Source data
_ _ _
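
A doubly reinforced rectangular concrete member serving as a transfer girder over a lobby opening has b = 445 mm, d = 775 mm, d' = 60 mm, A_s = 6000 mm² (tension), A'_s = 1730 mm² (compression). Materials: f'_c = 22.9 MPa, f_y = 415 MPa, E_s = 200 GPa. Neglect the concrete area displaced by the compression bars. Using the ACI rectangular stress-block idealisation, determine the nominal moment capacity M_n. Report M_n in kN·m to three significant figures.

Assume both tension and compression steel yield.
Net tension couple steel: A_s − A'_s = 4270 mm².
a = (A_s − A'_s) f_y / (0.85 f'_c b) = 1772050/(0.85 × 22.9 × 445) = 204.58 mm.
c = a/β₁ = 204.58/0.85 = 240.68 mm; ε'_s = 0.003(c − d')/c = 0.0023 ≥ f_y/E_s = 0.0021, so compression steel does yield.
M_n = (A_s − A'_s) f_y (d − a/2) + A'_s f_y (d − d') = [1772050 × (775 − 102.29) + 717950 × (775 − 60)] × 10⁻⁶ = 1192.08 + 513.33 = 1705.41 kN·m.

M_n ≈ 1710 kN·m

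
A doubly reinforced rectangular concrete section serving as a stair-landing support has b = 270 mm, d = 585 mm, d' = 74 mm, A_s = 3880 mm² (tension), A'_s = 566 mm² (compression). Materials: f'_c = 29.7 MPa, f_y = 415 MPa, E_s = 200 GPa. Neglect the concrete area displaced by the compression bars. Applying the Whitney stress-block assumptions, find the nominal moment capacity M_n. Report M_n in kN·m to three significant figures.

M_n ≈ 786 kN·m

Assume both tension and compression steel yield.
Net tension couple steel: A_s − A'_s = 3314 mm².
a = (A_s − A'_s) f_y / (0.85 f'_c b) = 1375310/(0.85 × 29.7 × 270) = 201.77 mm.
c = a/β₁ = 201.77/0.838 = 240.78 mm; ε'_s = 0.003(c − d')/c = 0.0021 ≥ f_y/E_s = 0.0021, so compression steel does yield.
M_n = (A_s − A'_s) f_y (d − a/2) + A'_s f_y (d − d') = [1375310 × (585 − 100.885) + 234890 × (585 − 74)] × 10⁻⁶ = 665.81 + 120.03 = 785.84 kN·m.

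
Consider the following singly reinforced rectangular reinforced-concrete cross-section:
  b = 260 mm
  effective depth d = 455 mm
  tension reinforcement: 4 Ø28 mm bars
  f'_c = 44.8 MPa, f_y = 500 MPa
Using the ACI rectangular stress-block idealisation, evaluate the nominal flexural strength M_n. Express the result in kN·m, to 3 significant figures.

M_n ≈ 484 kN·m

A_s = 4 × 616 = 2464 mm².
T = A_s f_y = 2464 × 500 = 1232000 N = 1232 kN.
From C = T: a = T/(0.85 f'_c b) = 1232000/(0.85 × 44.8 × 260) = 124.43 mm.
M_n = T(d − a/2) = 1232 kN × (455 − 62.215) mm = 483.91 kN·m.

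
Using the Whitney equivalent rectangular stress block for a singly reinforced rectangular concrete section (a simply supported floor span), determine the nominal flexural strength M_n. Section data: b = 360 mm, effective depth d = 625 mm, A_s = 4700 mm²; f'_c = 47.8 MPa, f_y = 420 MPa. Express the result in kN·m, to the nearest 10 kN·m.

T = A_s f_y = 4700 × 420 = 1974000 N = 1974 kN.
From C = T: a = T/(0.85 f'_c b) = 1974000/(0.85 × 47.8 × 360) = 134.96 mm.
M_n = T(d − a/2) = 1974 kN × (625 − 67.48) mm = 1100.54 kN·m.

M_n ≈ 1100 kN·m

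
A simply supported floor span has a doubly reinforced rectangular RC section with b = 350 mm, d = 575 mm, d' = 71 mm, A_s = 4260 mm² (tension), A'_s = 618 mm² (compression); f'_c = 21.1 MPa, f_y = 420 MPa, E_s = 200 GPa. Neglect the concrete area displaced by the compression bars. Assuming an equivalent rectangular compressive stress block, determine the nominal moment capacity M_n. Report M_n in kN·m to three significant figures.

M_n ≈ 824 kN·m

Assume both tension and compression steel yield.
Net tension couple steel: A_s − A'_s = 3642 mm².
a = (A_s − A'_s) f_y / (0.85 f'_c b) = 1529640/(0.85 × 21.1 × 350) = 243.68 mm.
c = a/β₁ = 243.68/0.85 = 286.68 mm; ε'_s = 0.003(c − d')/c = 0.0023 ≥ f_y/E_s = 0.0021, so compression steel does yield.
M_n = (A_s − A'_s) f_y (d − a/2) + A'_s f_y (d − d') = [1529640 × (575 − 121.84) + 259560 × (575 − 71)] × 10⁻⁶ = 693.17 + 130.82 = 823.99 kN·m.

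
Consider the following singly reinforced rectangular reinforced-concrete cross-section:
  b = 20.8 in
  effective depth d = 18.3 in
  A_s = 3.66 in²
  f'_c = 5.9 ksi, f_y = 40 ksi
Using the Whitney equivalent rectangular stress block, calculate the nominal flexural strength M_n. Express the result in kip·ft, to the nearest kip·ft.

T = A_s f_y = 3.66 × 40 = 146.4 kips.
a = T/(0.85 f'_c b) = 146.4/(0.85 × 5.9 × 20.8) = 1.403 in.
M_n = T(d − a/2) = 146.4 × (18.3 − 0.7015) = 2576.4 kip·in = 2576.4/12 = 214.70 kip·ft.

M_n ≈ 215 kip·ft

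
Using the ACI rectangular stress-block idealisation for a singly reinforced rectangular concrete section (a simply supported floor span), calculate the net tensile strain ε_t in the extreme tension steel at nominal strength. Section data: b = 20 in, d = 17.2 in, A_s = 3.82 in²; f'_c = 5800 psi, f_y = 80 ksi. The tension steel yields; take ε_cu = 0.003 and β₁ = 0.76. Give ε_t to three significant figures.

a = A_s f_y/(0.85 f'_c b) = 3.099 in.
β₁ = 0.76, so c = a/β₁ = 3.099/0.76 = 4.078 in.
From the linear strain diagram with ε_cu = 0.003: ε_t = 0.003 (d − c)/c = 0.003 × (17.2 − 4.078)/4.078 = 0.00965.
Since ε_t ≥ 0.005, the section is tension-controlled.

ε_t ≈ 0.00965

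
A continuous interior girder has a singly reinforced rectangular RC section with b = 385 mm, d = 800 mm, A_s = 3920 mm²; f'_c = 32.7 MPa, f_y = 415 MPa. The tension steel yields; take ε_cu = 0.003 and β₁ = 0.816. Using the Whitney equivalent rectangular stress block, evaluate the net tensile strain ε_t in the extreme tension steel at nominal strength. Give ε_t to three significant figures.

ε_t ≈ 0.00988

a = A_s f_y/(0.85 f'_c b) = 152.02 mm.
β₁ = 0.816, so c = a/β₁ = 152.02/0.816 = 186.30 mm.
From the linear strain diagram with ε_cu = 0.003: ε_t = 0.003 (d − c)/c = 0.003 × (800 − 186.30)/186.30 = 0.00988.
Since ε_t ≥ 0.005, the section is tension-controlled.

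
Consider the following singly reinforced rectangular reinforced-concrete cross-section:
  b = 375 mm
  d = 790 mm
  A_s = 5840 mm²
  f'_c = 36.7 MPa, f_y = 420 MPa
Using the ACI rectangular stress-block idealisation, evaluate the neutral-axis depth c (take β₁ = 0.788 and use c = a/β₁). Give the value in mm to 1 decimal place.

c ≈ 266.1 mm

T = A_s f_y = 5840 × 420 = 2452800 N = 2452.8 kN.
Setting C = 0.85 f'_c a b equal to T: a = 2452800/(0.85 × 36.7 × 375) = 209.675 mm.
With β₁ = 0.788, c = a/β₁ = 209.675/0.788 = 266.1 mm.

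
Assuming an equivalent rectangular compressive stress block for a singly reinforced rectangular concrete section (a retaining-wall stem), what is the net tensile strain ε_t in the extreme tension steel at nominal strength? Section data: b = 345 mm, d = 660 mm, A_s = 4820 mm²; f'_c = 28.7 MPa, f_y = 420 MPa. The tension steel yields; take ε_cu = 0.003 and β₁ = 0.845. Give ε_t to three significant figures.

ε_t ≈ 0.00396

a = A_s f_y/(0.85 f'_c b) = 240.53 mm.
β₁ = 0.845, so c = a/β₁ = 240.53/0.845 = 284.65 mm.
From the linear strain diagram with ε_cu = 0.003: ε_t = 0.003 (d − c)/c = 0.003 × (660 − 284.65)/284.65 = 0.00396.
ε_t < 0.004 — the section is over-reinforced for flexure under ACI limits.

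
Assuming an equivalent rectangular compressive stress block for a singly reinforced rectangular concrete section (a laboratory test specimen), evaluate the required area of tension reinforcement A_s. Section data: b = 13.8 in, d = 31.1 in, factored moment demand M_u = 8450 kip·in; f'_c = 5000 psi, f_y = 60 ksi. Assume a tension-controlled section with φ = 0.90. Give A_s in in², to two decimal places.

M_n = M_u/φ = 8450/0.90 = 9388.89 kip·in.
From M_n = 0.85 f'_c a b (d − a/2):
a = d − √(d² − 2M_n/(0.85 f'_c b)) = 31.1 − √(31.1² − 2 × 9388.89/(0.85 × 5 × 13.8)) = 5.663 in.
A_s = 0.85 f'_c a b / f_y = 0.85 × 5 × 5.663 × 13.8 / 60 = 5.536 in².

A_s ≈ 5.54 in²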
_ _ _
EXERCISE INSTRUCTIONS:
Output the line holding "A_s = 5840 mm²", then every later line through the end of the records above, exactly as given and nothing else.

TASK OUTPUT:
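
  A_s = 5840 mm²
  f'_c = 36.7 MPa, f_y = 420 MPa
Using the ACI rectangular stress-block idealisation, evaluate the neutral-axis depth c (take β₁ = 0.788 and use c = a/β₁). Give the value in mm to 1 decimal place.

c ≈ 266.1 mm

T = A_s f_y = 5840 × 420 = 2452800 N = 2452.8 kN.
Setting C = 0.85 f'_c a b equal to T: a = 2452800/(0.85 × 36.7 × 375) = 209.675 mm.
With β₁ = 0.788, c = a/β₁ = 209.675/0.788 = 266.1 mm.

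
Assuming an equivalent rectangular compressive stress block for a singly reinforced rectangular concrete section (a retaining-wall stem), what is the net tensile strain ε_t in the extreme tension steel at nominal strength? Section data: b = 345 mm, d = 660 mm, A_s = 4820 mm²; f'_c = 28.7 MPa, f_y = 420 MPa. The tension steel yields; take ε_cu = 0.003 and β₁ = 0.845. Give ε_t to three significant figures.

ε_t ≈ 0.00396

a = A_s f_y/(0.85 f'_c b) = 240.53 mm.
β₁ = 0.845, so c = a/β₁ = 240.53/0.845 = 284.65 mm.
From the linear strain diagram with ε_cu = 0.003: ε_t = 0.003 (d − c)/c = 0.003 × (660 − 284.65)/284.65 = 0.00396.
ε_t < 0.004 — the section is over-reinforced for flexure under ACI limits.

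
Assuming an equivalent rectangular compressive stress block for a singly reinforced rectangular concrete section (a laboratory test specimen), evaluate the required area of tension reinforcement A_s. Section data: b = 13.8 in, d = 31.1 in, factored moment demand M_u = 8450 kip·in; f'_c = 5000 psi, f_y = 60 ksi. Assume a tension-controlled section with φ = 0.90. Give A_s in in², to two decimal places.

M_n = M_u/φ = 8450/0.90 = 9388.89 kip·in.
From M_n = 0.85 f'_c a b (d − a/2):
a = d − √(d² − 2M_n/(0.85 f'_c b)) = 31.1 − √(31.1² − 2 × 9388.89/(0.85 × 5 × 13.8)) = 5.663 in.
A_s = 0.85 f'_c a b / f_y = 0.85 × 5 × 5.663 × 13.8 / 60 = 5.536 in².

A_s ≈ 5.54 in²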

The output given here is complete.